When you answer, give every record back exactly as written.

Exercise material
......

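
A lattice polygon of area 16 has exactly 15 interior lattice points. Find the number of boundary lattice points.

4

Pick's theorem gives A = I + B/2 − 1, so B = 2(A − I + 1) = 2(16 − 15 + 1) = 4.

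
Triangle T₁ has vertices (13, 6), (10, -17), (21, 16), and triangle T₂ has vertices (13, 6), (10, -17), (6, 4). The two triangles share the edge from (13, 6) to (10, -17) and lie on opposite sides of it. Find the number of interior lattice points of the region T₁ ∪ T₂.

The union is the simple quadrilateral with vertices (13, 6), (21, 16), (10, -17), (6, 4) in order.
By the shoelace formula, twice the signed area is |[13·16 − 21·6] + [21·(-17) − 10·16] + [10·4 − 6·(-17)] + [6·6 − 13·4]| = 309, so the area is 309/2.
The number of boundary lattice points is Σ gcd(|Δx|,|Δy|) = gcd(8,10) + gcd(11,33) + gcd(4,21) + gcd(7,2) = 2+11+1+1 = 15.
By Pick's theorem I = A − B/2 + 1 = 309/2 − 15/2 + 1 = 148.

148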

......

Solution
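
A lattice polygon of area 16 has exactly 15 interior lattice points. Find the number of boundary lattice points.

4

Pick's theorem gives A = I + B/2 − 1, so B = 2(A − I + 1) = 2(16 − 15 + 1) = 4.

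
Triangle T₁ has vertices (13, 6), (10, -17), (21, 16), and triangle T₂ has vertices (13, 6), (10, -17), (6, 4). The two triangles share the edge from (13, 6) to (10, -17) and lie on opposite sides of it. Find the number of interior lattice points of the region T₁ ∪ T₂.

The union is the simple quadrilateral with vertices (13, 6), (21, 16), (10, -17), (6, 4) in order.
By the shoelace formula, twice the signed area is |[13·16 − 21·6] + [21·(-17) − 10·16] + [10·4 − 6·(-17)] + [6·6 − 13·4]| = 309, so the area is 309/2.
The number of boundary lattice points is Σ gcd(|Δx|,|Δy|) = gcd(8,10) + gcd(11,33) + gcd(4,21) + gcd(7,2) = 2+11+1+1 = 15.
By Pick's theorem I = A − B/2 + 1 = 309/2 − 15/2 + 1 = 148.

148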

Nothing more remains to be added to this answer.